* **Material for the task**:
================================

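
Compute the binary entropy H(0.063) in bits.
0.3392 bits

The binary entropy function is:
H(p) = -p log(p) - (1-p) log(1-p)

H(0.063) = -0.063 × log_2(0.063) - 0.937 × log_2(0.937)
H(0.063) = 0.3392 bits

Note: Binary entropy is maximized at p=0.5 (H=1 bit) and minimized at p=0 or p=1 (H=0).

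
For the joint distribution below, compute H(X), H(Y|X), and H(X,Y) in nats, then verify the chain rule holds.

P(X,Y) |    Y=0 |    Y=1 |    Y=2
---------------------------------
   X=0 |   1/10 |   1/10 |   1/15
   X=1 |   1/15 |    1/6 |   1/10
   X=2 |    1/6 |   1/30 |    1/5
H(X,Y) = 2.0844, H(X) = 1.0852, H(Y|X) = 0.9992 (all in nats)

Chain rule: H(X,Y) = H(X) + H(Y|X)

Left side — joint entropy directly:
H(X,Y) = -Σ p(x,y) log p(x,y) = 2.0844 nats

Right side — compute H(Y|X) from the conditional distributions:
P(X) = (4/15, 1/3, 2/5), so H(X) = 1.0852 nats
H(Y|X) = Σ_x P(X=x) · H(Y|X=x):
  P(Y|X=0) = (3/8, 3/8, 1/4), H(Y|X=0) = 1.0822, weight P(X=0) = 4/15
  P(Y|X=1) = (1/5, 1/2, 3/10), H(Y|X=1) = 1.0297, weight P(X=1) = 1/3
  P(Y|X=2) = (5/12, 1/12, 1/2), H(Y|X=2) = 0.9184, weight P(X=2) = 2/5
H(Y|X) = 0.9992 nats

H(X) + H(Y|X) = 1.0852 + 0.9992 = 2.0844 nats

Both sides equal 2.0844 nats. ✓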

================================

* **Your goal**: Reproduce every line of the data exactly as it was written.

* **Finished exercise**:
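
Compute the binary entropy H(0.063) in bits.
0.3392 bits

The binary entropy function is:
H(p) = -p log(p) - (1-p) log(1-p)

H(0.063) = -0.063 × log_2(0.063) - 0.937 × log_2(0.937)
H(0.063) = 0.3392 bits

Note: Binary entropy is maximized at p=0.5 (H=1 bit) and minimized at p=0 or p=1 (H=0).

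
For the joint distribution below, compute H(X), H(Y|X), and H(X,Y) in nats, then verify the chain rule holds.

P(X,Y) |    Y=0 |    Y=1 |    Y=2
---------------------------------
   X=0 |   1/10 |   1/10 |   1/15
   X=1 |   1/15 |    1/6 |   1/10
   X=2 |    1/6 |   1/30 |    1/5
H(X,Y) = 2.0844, H(X) = 1.0852, H(Y|X) = 0.9992 (all in nats)

Chain rule: H(X,Y) = H(X) + H(Y|X)

Left side — joint entropy directly:
H(X,Y) = -Σ p(x,y) log p(x,y) = 2.0844 nats

Right side — compute H(Y|X) from the conditional distributions:
P(X) = (4/15, 1/3, 2/5), so H(X) = 1.0852 nats
H(Y|X) = Σ_x P(X=x) · H(Y|X=x):
  P(Y|X=0) = (3/8, 3/8, 1/4), H(Y|X=0) = 1.0822, weight P(X=0) = 4/15
  P(Y|X=1) = (1/5, 1/2, 3/10), H(Y|X=1) = 1.0297, weight P(X=1) = 1/3
  P(Y|X=2) = (5/12, 1/12, 1/2), H(Y|X=2) = 0.9184, weight P(X=2) = 2/5
H(Y|X) = 0.9992 nats

H(X) + H(Y|X) = 1.0852 + 0.9992 = 2.0844 nats

Both sides equal 2.0844 nats. ✓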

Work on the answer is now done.